Your instructions:
Return all the records, each one exactly as given.

(Dataset entries)
========

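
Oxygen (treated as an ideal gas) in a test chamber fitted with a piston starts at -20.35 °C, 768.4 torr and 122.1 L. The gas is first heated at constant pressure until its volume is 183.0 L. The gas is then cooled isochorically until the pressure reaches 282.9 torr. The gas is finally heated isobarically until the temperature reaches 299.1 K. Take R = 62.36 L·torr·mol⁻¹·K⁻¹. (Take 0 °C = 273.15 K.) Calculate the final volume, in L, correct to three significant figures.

V₄ ≈ 392 L

Convert: T₁ = 252.8 K.
P constant ⇒ V ∝ T: P₂ = P₁; T₂ = T₁·(V₂/V₁) = 378.9 K.
V constant ⇒ P ∝ T: V₃ = V₂; T₃ = T₂·(P₃/P₂) = 139.5 K.
Isobaric, so V/T is constant: P₄ = P₃; V₄ = V₃·(T₄/T₃) = 392.4 L.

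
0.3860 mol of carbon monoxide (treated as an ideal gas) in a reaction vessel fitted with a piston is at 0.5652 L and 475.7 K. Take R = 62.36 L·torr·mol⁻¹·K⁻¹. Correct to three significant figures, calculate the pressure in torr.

P ≈ 2.03e+04 torr

PV = nRT ⇒ P = nRT/V = (0.3860 × 62.36 × 475.7) / 0.5652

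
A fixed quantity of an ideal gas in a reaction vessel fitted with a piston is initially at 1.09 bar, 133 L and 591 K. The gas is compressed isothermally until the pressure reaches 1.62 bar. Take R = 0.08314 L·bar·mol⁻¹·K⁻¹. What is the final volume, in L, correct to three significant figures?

T constant ⇒ Boyle's law P V = const: T₂ = T₁; V₂ = V₁·(P₁/P₂) = 89.49 L.

V₂ ≈ 89.5 L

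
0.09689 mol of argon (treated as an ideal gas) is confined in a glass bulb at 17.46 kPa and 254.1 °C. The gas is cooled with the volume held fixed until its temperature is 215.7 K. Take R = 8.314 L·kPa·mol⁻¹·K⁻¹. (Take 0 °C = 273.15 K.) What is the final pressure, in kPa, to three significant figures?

P₂ ≈ 7.14 kPa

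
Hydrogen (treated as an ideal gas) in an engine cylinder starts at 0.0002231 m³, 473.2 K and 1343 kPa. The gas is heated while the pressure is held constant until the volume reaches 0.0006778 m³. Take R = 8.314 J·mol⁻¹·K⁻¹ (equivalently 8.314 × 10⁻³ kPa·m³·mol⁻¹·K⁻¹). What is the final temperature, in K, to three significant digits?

Isobaric, so V/T is constant: P₂ = P₁; T₂ = T₁·(V₂/V₁) = 1438 K.

T₂ ≈ 1.44e+03 K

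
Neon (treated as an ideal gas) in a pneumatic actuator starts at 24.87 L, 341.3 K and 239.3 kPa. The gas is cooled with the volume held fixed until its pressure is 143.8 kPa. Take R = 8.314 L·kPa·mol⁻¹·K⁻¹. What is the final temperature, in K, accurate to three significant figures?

T₂ ≈ 205 K

Isochoric, so P/T is constant: V₂ = V₁; T₂ = T₁·(P₂/P₁) = 205.1 K.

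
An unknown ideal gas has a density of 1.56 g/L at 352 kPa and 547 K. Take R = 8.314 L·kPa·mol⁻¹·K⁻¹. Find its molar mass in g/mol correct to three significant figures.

M ≈ 20.2 g/mol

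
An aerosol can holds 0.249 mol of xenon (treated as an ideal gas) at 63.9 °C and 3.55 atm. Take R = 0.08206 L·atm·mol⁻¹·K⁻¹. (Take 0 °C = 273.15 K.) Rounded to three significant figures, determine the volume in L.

V ≈ 1.94 L

Convert: T = 337.05 K.
PV = nRT ⇒ V = nRT/P = (0.249 × 0.08206 × 337.05) / 3.55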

========

Written answer:
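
Oxygen (treated as an ideal gas) in a test chamber fitted with a piston starts at -20.35 °C, 768.4 torr and 122.1 L. The gas is first heated at constant pressure until its volume is 183.0 L. The gas is then cooled isochorically until the pressure reaches 282.9 torr. The gas is finally heated isobarically until the temperature reaches 299.1 K. Take R = 62.36 L·torr·mol⁻¹·K⁻¹. (Take 0 °C = 273.15 K.) Calculate the final volume, in L, correct to three significant figures.

V₄ ≈ 392 L

Convert: T₁ = 252.8 K.
P constant ⇒ V ∝ T: P₂ = P₁; T₂ = T₁·(V₂/V₁) = 378.9 K.
V constant ⇒ P ∝ T: V₃ = V₂; T₃ = T₂·(P₃/P₂) = 139.5 K.
Isobaric, so V/T is constant: P₄ = P₃; V₄ = V₃·(T₄/T₃) = 392.4 L.

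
0.3860 mol of carbon monoxide (treated as an ideal gas) in a reaction vessel fitted with a piston is at 0.5652 L and 475.7 K. Take R = 62.36 L·torr·mol⁻¹·K⁻¹. Correct to three significant figures, calculate the pressure in torr.

P ≈ 2.03e+04 torr

PV = nRT ⇒ P = nRT/V = (0.3860 × 62.36 × 475.7) / 0.5652

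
A fixed quantity of an ideal gas in a reaction vessel fitted with a piston is initially at 1.09 bar, 133 L and 591 K. The gas is compressed isothermally until the pressure reaches 1.62 bar. Take R = 0.08314 L·bar·mol⁻¹·K⁻¹. What is the final volume, in L, correct to three significant figures?

T constant ⇒ Boyle's law P V = const: T₂ = T₁; V₂ = V₁·(P₁/P₂) = 89.49 L.

V₂ ≈ 89.5 L

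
0.09689 mol of argon (treated as an ideal gas) is confined in a glass bulb at 17.46 kPa and 254.1 °C. The gas is cooled with the volume held fixed until its temperature is 215.7 K. Take R = 8.314 L·kPa·mol⁻¹·K⁻¹. (Take 0 °C = 273.15 K.) What is the final pressure, in kPa, to three significant figures?

P₂ ≈ 7.14 kPa

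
Hydrogen (treated as an ideal gas) in an engine cylinder starts at 0.0002231 m³, 473.2 K and 1343 kPa. The gas is heated while the pressure is held constant until the volume reaches 0.0006778 m³. Take R = 8.314 J·mol⁻¹·K⁻¹ (equivalently 8.314 × 10⁻³ kPa·m³·mol⁻¹·K⁻¹). What is the final temperature, in K, to three significant digits?

Isobaric, so V/T is constant: P₂ = P₁; T₂ = T₁·(V₂/V₁) = 1438 K.

T₂ ≈ 1.44e+03 K

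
Neon (treated as an ideal gas) in a pneumatic actuator starts at 24.87 L, 341.3 K and 239.3 kPa. The gas is cooled with the volume held fixed until its pressure is 143.8 kPa. Take R = 8.314 L·kPa·mol⁻¹·K⁻¹. What is the final temperature, in K, accurate to three significant figures?

T₂ ≈ 205 K

Isochoric, so P/T is constant: V₂ = V₁; T₂ = T₁·(P₂/P₁) = 205.1 K.

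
An unknown ideal gas has a density of 1.56 g/L at 352 kPa and 547 K. Take R = 8.314 L·kPa·mol⁻¹·K⁻¹. Find its molar mass in g/mol correct to three significant figures.

M ≈ 20.2 g/mol

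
An aerosol can holds 0.249 mol of xenon (treated as an ideal gas) at 63.9 °C and 3.55 atm. Take R = 0.08206 L·atm·mol⁻¹·K⁻¹. (Take 0 °C = 273.15 K.) Rounded to three significant figures, determine the volume in L.

V ≈ 1.94 L

Convert: T = 337.05 K.
PV = nRT ⇒ V = nRT/P = (0.249 × 0.08206 × 337.05) / 3.55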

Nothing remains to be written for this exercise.